Items from a data source:

▼

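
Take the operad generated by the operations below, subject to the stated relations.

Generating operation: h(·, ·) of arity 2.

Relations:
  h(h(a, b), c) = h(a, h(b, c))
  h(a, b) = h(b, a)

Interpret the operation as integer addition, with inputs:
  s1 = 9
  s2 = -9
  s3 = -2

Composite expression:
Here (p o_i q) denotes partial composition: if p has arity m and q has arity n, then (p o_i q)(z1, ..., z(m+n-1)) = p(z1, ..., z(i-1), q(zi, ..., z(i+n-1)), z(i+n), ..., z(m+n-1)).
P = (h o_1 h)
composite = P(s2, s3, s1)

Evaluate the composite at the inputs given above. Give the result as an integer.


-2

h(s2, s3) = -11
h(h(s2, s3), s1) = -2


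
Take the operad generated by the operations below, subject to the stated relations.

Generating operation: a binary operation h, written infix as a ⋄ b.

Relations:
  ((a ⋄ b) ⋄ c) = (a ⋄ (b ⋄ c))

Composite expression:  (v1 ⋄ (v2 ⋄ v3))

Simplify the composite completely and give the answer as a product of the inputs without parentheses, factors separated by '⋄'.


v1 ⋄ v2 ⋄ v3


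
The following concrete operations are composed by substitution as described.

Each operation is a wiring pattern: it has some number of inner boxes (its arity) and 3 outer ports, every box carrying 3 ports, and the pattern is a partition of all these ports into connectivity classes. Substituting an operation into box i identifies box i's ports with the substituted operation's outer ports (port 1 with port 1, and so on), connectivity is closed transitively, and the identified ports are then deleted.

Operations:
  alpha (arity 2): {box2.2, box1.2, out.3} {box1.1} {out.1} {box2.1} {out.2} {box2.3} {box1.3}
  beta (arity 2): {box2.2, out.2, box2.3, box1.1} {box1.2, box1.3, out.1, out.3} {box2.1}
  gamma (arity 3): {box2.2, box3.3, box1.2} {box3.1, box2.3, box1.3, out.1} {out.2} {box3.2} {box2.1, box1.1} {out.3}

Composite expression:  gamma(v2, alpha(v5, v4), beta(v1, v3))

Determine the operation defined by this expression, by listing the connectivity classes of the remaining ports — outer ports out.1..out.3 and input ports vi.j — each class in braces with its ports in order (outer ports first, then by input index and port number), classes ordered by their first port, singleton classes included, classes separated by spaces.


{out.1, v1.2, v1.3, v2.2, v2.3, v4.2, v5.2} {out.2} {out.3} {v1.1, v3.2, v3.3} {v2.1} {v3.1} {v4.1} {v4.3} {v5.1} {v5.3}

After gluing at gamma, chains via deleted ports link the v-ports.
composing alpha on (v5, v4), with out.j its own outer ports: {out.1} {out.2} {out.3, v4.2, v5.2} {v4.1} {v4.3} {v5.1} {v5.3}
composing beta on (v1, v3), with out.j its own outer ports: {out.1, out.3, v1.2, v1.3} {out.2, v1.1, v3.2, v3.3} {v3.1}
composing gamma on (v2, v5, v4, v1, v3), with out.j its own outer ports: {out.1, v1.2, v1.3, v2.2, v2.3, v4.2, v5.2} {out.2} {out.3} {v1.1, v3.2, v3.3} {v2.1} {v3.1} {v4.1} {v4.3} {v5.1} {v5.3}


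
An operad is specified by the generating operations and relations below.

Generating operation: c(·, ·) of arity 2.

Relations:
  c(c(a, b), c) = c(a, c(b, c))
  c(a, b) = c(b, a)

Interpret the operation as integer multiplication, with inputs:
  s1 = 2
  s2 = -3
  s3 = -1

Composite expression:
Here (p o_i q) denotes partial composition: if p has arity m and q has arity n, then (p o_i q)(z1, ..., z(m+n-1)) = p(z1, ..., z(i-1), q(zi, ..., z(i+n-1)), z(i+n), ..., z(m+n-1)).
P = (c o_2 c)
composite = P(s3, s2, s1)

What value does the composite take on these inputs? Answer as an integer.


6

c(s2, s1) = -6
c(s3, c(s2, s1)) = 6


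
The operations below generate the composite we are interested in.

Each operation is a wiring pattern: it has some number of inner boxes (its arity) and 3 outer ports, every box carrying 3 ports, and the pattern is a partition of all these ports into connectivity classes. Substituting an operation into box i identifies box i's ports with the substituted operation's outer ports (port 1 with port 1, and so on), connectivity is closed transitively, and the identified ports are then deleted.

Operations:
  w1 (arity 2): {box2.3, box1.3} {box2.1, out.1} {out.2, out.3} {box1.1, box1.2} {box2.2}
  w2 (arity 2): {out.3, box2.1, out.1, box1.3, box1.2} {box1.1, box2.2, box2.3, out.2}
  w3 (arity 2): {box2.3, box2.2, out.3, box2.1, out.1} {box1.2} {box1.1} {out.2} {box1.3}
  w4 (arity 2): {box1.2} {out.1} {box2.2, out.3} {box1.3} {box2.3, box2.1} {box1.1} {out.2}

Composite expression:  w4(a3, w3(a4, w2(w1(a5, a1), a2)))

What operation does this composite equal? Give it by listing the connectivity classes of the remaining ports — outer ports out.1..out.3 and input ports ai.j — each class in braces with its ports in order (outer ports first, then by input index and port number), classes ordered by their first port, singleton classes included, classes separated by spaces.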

▲

Exercise: Retype the records above in full, exactly as they appear.

Result:
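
Take the operad generated by the operations below, subject to the stated relations.

Generating operation: h(·, ·) of arity 2.

Relations:
  h(h(a, b), c) = h(a, h(b, c))
  h(a, b) = h(b, a)

Interpret the operation as integer addition, with inputs:
  s1 = 9
  s2 = -9
  s3 = -2

Composite expression:
Here (p o_i q) denotes partial composition: if p has arity m and q has arity n, then (p o_i q)(z1, ..., z(m+n-1)) = p(z1, ..., z(i-1), q(zi, ..., z(i+n-1)), z(i+n), ..., z(m+n-1)).
P = (h o_1 h)
composite = P(s2, s3, s1)

Evaluate the composite at the inputs given above. Give the result as an integer.


-2

h(s2, s3) = -11
h(h(s2, s3), s1) = -2


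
Take the operad generated by the operations below, subject to the stated relations.

Generating operation: a binary operation h, written infix as a ⋄ b.

Relations:
  ((a ⋄ b) ⋄ c) = (a ⋄ (b ⋄ c))

Composite expression:  (v1 ⋄ (v2 ⋄ v3))

Simplify the composite completely and give the answer as a product of the inputs without parentheses, factors separated by '⋄'.


v1 ⋄ v2 ⋄ v3


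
The following concrete operations are composed by substitution as described.

Each operation is a wiring pattern: it has some number of inner boxes (its arity) and 3 outer ports, every box carrying 3 ports, and the pattern is a partition of all these ports into connectivity classes. Substituting an operation into box i identifies box i's ports with the substituted operation's outer ports (port 1 with port 1, and so on), connectivity is closed transitively, and the identified ports are then deleted.

Operations:
  alpha (arity 2): {box2.2, box1.2, out.3} {box1.1} {out.1} {box2.1} {out.2} {box2.3} {box1.3}
  beta (arity 2): {box2.2, out.2, box2.3, box1.1} {box1.2, box1.3, out.1, out.3} {box2.1}
  gamma (arity 3): {box2.2, box3.3, box1.2} {box3.1, box2.3, box1.3, out.1} {out.2} {box3.2} {box2.1, box1.1} {out.3}

Composite expression:  gamma(v2, alpha(v5, v4), beta(v1, v3))

Determine the operation defined by this expression, by listing the connectivity classes of the remaining ports — outer ports out.1..out.3 and input ports vi.j — each class in braces with its ports in order (outer ports first, then by input index and port number), classes ordered by their first port, singleton classes included, classes separated by spaces.


{out.1, v1.2, v1.3, v2.2, v2.3, v4.2, v5.2} {out.2} {out.3} {v1.1, v3.2, v3.3} {v2.1} {v3.1} {v4.1} {v4.3} {v5.1} {v5.3}

After gluing at gamma, chains via deleted ports link the v-ports.
composing alpha on (v5, v4), with out.j its own outer ports: {out.1} {out.2} {out.3, v4.2, v5.2} {v4.1} {v4.3} {v5.1} {v5.3}
composing beta on (v1, v3), with out.j its own outer ports: {out.1, out.3, v1.2, v1.3} {out.2, v1.1, v3.2, v3.3} {v3.1}
composing gamma on (v2, v5, v4, v1, v3), with out.j its own outer ports: {out.1, v1.2, v1.3, v2.2, v2.3, v4.2, v5.2} {out.2} {out.3} {v1.1, v3.2, v3.3} {v2.1} {v3.1} {v4.1} {v4.3} {v5.1} {v5.3}


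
An operad is specified by the generating operations and relations below.

Generating operation: c(·, ·) of arity 2.

Relations:
  c(c(a, b), c) = c(a, c(b, c))
  c(a, b) = c(b, a)

Interpret the operation as integer multiplication, with inputs:
  s1 = 2
  s2 = -3
  s3 = -1

Composite expression:
Here (p o_i q) denotes partial composition: if p has arity m and q has arity n, then (p o_i q)(z1, ..., z(m+n-1)) = p(z1, ..., z(i-1), q(zi, ..., z(i+n-1)), z(i+n), ..., z(m+n-1)).
P = (c o_2 c)
composite = P(s3, s2, s1)

What value does the composite take on these inputs? Answer as an integer.


6

c(s2, s1) = -6
c(s3, c(s2, s1)) = 6


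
The operations below generate the composite we are interested in.

Each operation is a wiring pattern: it has some number of inner boxes (its arity) and 3 outer ports, every box carrying 3 ports, and the pattern is a partition of all these ports into connectivity classes. Substituting an operation into box i identifies box i's ports with the substituted operation's outer ports (port 1 with port 1, and so on), connectivity is closed transitively, and the identified ports are then deleted.

Operations:
  w1 (arity 2): {box2.3, box1.3} {box2.1, out.1} {out.2, out.3} {box1.1, box1.2} {box2.2}
  w2 (arity 2): {out.3, box2.1, out.1, box1.3, box1.2} {box1.1, box2.2, box2.3, out.2}
  w3 (arity 2): {box2.3, box2.2, out.3, box2.1, out.1} {box1.2} {box1.1} {out.2} {box1.3}
  w4 (arity 2): {box1.2} {out.1} {box2.2, out.3} {box1.3} {box2.3, box2.1} {box1.1} {out.2}

Composite expression:  w4(a3, w3(a4, w2(w1(a5, a1), a2)))

What operation does this composite equal? Give it by listing the connectivity classes of the remaining ports — outer ports out.1..out.3 and input ports ai.j — each class in braces with its ports in order (outer ports first, then by input index and port number), classes ordered by their first port, singleton classes included, classes separated by spaces.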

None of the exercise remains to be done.